# Description of the task:
Locate the line that contains "6 | 0.51 | 6 |". Copy it and every following line through the end of the records, exactly, and include nothing else.

# Data extract:
BEGIN

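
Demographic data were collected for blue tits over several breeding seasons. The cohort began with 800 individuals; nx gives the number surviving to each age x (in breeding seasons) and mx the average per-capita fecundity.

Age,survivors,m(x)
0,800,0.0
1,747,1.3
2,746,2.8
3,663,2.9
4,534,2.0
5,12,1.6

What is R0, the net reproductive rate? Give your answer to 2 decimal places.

7.59

lx = nx/n0 = nx/800: 1, 0.93375, 0.9325, 0.82875, 0.6675, 0.015
lx·mx by age: 0, 1.213875, 2.611, 2.403375, 1.335, 0.024
R0 = Σ lx·mx = 7.58725 → 7.59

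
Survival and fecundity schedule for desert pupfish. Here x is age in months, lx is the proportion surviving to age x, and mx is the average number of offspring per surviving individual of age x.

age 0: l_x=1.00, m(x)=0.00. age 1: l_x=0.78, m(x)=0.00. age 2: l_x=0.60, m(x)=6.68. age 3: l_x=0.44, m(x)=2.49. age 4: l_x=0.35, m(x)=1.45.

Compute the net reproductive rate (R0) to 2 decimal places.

5.61

lx·mx by age: 0, 0, 4.008, 1.0956, 0.5075
R0 = Σ lx·mx = 5.6111 → 5.61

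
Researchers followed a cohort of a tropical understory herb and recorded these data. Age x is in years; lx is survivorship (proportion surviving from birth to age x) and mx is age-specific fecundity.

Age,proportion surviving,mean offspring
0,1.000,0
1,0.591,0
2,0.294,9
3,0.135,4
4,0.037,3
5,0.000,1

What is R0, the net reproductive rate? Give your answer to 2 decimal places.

lx·mx by age: 0, 0, 2.646, 0.54, 0.111, 0
R0 = Σ lx·mx = 3.297 → 3.30

3.30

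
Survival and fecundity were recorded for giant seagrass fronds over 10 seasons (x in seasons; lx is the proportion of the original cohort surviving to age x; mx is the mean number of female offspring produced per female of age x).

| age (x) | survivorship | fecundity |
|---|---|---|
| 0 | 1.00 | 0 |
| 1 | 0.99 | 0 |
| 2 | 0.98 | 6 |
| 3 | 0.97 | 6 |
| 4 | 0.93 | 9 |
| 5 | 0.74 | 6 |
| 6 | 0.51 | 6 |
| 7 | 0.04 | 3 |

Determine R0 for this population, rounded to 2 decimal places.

27.69

lx·mx by age: 0, 0, 5.88, 5.82, 8.37, 4.44, 3.06, 0.12
R0 = Σ lx·mx = 27.69 → 27.69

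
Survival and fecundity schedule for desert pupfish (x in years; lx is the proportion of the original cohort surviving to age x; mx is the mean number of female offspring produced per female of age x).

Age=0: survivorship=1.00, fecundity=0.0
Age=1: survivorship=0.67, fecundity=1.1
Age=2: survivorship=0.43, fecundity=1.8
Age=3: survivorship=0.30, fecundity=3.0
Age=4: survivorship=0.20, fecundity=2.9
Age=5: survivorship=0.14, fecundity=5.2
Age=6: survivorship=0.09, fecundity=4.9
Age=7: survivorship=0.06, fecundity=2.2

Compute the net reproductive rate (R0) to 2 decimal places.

4.29

lx·mx by age: 0, 0.737, 0.774, 0.9, 0.58, 0.728, 0.441, 0.132
R0 = Σ lx·mx = 4.292 → 4.29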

END

# Written response:
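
| 6 | 0.51 | 6 |
| 7 | 0.04 | 3 |

Determine R0 for this population, rounded to 2 decimal places.

27.69

lx·mx by age: 0, 0, 5.88, 5.82, 8.37, 4.44, 3.06, 0.12
R0 = Σ lx·mx = 27.69 → 27.69

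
Survival and fecundity schedule for desert pupfish (x in years; lx is the proportion of the original cohort surviving to age x; mx is the mean number of female offspring produced per female of age x).

Age=0: survivorship=1.00, fecundity=0.0
Age=1: survivorship=0.67, fecundity=1.1
Age=2: survivorship=0.43, fecundity=1.8
Age=3: survivorship=0.30, fecundity=3.0
Age=4: survivorship=0.20, fecundity=2.9
Age=5: survivorship=0.14, fecundity=5.2
Age=6: survivorship=0.09, fecundity=4.9
Age=7: survivorship=0.06, fecundity=2.2

Compute the net reproductive rate (R0) to 2 decimal places.

4.29

lx·mx by age: 0, 0.737, 0.774, 0.9, 0.58, 0.728, 0.441, 0.132
R0 = Σ lx·mx = 4.292 → 4.29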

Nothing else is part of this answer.